Could you retype every entry below exactly as written?

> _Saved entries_
------------------------
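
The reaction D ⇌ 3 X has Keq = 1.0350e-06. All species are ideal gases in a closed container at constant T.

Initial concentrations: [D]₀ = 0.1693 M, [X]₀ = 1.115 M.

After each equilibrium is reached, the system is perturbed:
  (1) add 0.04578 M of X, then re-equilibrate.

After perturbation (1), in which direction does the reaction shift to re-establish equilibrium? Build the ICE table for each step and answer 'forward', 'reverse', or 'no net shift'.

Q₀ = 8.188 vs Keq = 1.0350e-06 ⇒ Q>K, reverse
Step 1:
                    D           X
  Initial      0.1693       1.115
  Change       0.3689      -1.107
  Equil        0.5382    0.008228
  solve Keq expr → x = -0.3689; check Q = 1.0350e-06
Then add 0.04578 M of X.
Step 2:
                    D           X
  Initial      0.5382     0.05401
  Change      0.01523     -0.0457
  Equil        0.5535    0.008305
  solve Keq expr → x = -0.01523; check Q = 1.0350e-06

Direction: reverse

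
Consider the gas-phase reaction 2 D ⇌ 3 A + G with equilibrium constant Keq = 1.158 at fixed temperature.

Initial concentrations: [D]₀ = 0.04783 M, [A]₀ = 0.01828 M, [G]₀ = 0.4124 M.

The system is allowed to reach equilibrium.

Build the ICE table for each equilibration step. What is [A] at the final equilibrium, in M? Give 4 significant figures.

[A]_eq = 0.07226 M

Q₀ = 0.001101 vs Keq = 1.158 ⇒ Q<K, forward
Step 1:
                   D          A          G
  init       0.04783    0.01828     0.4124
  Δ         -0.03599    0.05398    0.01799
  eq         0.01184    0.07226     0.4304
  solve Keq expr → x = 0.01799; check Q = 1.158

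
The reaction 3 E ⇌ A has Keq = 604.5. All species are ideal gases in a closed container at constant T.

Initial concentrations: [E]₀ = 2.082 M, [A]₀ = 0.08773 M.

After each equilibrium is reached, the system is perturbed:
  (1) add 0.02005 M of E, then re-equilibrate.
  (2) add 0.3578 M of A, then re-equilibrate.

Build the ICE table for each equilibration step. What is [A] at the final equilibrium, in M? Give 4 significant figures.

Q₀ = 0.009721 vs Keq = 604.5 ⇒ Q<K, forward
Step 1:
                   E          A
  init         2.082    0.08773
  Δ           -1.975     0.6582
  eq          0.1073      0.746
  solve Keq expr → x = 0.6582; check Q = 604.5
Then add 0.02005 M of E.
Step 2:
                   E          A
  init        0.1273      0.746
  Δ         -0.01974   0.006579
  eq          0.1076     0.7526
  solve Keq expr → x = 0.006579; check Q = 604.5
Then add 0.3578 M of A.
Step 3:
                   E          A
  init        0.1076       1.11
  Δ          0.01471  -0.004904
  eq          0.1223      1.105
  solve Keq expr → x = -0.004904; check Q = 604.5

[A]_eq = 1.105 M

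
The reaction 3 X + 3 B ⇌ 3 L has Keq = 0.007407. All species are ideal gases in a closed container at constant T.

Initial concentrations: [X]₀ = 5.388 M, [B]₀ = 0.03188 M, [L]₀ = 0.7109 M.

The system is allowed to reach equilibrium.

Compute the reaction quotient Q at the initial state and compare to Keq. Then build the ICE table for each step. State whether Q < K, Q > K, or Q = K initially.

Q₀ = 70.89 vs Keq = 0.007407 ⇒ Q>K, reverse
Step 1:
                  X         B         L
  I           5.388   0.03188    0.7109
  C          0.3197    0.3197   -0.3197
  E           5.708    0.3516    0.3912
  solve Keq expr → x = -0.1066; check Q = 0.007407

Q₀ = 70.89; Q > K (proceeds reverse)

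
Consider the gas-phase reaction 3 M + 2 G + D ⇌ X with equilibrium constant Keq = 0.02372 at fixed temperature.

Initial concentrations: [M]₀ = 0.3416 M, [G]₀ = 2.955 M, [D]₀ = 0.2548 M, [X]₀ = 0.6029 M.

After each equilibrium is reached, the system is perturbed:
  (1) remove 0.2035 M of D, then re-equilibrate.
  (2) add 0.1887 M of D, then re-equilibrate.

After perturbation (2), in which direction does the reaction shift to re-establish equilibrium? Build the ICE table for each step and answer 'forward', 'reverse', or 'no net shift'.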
------------------------
> _FINISHED EXERCISE_
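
The reaction D ⇌ 3 X has Keq = 1.0350e-06. All species are ideal gases in a closed container at constant T.

Initial concentrations: [D]₀ = 0.1693 M, [X]₀ = 1.115 M.

After each equilibrium is reached, the system is perturbed:
  (1) add 0.04578 M of X, then re-equilibrate.

After perturbation (1), in which direction does the reaction shift to re-establish equilibrium? Build the ICE table for each step and answer 'forward', 'reverse', or 'no net shift'.

Q₀ = 8.188 vs Keq = 1.0350e-06 ⇒ Q>K, reverse
Step 1:
                    D           X
  Initial      0.1693       1.115
  Change       0.3689      -1.107
  Equil        0.5382    0.008228
  solve Keq expr → x = -0.3689; check Q = 1.0350e-06
Then add 0.04578 M of X.
Step 2:
                    D           X
  Initial      0.5382     0.05401
  Change      0.01523     -0.0457
  Equil        0.5535    0.008305
  solve Keq expr → x = -0.01523; check Q = 1.0350e-06

Direction: reverse

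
Consider the gas-phase reaction 2 D ⇌ 3 A + G with equilibrium constant Keq = 1.158 at fixed temperature.

Initial concentrations: [D]₀ = 0.04783 M, [A]₀ = 0.01828 M, [G]₀ = 0.4124 M.

The system is allowed to reach equilibrium.

Build the ICE table for each equilibration step. What is [A] at the final equilibrium, in M? Give 4 significant figures.

[A]_eq = 0.07226 M

Q₀ = 0.001101 vs Keq = 1.158 ⇒ Q<K, forward
Step 1:
                   D          A          G
  init       0.04783    0.01828     0.4124
  Δ         -0.03599    0.05398    0.01799
  eq         0.01184    0.07226     0.4304
  solve Keq expr → x = 0.01799; check Q = 1.158

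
The reaction 3 E ⇌ A has Keq = 604.5. All species are ideal gases in a closed container at constant T.

Initial concentrations: [E]₀ = 2.082 M, [A]₀ = 0.08773 M.

After each equilibrium is reached, the system is perturbed:
  (1) add 0.02005 M of E, then re-equilibrate.
  (2) add 0.3578 M of A, then re-equilibrate.

Build the ICE table for each equilibration step. What is [A] at the final equilibrium, in M? Give 4 significant figures.

Q₀ = 0.009721 vs Keq = 604.5 ⇒ Q<K, forward
Step 1:
                   E          A
  init         2.082    0.08773
  Δ           -1.975     0.6582
  eq          0.1073      0.746
  solve Keq expr → x = 0.6582; check Q = 604.5
Then add 0.02005 M of E.
Step 2:
                   E          A
  init        0.1273      0.746
  Δ         -0.01974   0.006579
  eq          0.1076     0.7526
  solve Keq expr → x = 0.006579; check Q = 604.5
Then add 0.3578 M of A.
Step 3:
                   E          A
  init        0.1076       1.11
  Δ          0.01471  -0.004904
  eq          0.1223      1.105
  solve Keq expr → x = -0.004904; check Q = 604.5

[A]_eq = 1.105 M

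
The reaction 3 X + 3 B ⇌ 3 L has Keq = 0.007407. All species are ideal gases in a closed container at constant T.

Initial concentrations: [X]₀ = 5.388 M, [B]₀ = 0.03188 M, [L]₀ = 0.7109 M.

The system is allowed to reach equilibrium.

Compute the reaction quotient Q at the initial state and compare to Keq. Then build the ICE table for each step. State whether Q < K, Q > K, or Q = K initially.

Q₀ = 70.89 vs Keq = 0.007407 ⇒ Q>K, reverse
Step 1:
                  X         B         L
  I           5.388   0.03188    0.7109
  C          0.3197    0.3197   -0.3197
  E           5.708    0.3516    0.3912
  solve Keq expr → x = -0.1066; check Q = 0.007407

Q₀ = 70.89; Q > K (proceeds reverse)

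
Consider the gas-phase reaction 3 M + 2 G + D ⇌ X with equilibrium constant Keq = 0.02372 at fixed temperature.

Initial concentrations: [M]₀ = 0.3416 M, [G]₀ = 2.955 M, [D]₀ = 0.2548 M, [X]₀ = 0.6029 M.

After each equilibrium is reached, the system is perturbed:
  (1) remove 0.2035 M of D, then re-equilibrate.
  (2) add 0.1887 M of D, then re-equilibrate.

After perturbation (2), in which direction does the reaction shift to re-establish equilibrium? Build the ICE table for each step and answer 'forward', 'reverse', or 'no net shift'.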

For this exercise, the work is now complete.